• **What you need to do**: From the data underneath, reproduce exactly the stretch that begins at the line with "- Sensitivity (true" and ends after the line with "Given a positive".

• **Data extracts**:
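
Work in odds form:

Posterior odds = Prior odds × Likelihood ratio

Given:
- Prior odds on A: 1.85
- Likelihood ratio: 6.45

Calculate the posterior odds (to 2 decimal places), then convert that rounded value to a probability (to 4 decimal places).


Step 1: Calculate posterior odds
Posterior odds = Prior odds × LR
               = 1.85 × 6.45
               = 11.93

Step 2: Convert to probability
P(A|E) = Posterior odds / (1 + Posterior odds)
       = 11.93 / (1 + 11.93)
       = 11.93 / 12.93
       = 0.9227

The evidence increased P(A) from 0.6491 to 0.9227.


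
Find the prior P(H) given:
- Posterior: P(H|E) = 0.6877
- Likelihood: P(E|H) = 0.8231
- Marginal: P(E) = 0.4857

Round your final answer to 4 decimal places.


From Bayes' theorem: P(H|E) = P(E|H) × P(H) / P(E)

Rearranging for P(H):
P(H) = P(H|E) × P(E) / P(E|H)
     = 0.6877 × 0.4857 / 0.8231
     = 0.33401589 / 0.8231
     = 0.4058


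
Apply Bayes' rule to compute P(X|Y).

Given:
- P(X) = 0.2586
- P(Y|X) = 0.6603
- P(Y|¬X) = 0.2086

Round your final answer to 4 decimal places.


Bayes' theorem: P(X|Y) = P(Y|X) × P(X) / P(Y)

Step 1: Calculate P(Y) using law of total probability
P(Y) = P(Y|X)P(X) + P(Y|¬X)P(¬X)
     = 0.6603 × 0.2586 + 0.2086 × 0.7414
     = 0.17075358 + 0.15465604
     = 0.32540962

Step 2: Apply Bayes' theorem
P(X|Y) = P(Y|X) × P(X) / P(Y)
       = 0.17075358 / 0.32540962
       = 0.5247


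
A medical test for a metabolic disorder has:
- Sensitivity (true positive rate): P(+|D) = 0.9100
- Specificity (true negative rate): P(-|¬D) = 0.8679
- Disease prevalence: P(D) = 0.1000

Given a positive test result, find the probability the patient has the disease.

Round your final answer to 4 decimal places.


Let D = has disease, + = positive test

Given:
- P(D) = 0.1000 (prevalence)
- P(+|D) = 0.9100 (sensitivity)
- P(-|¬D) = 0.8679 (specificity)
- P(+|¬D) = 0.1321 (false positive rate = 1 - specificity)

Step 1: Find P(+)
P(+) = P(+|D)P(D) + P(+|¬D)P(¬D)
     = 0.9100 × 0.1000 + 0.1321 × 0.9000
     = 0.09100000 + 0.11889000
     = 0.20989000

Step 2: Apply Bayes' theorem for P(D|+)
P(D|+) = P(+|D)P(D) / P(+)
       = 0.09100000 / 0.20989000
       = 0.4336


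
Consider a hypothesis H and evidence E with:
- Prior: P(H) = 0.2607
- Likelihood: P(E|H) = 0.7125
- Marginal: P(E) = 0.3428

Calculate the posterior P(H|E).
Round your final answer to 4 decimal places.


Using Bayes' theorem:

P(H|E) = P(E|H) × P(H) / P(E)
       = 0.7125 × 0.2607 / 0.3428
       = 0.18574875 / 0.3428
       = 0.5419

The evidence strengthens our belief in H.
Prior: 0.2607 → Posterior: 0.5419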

• **Solution to the problem**:
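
- Sensitivity (true positive rate): P(+|D) = 0.9100
- Specificity (true negative rate): P(-|¬D) = 0.8679
- Disease prevalence: P(D) = 0.1000

Given a positive test result, find the probability the patient has the disease.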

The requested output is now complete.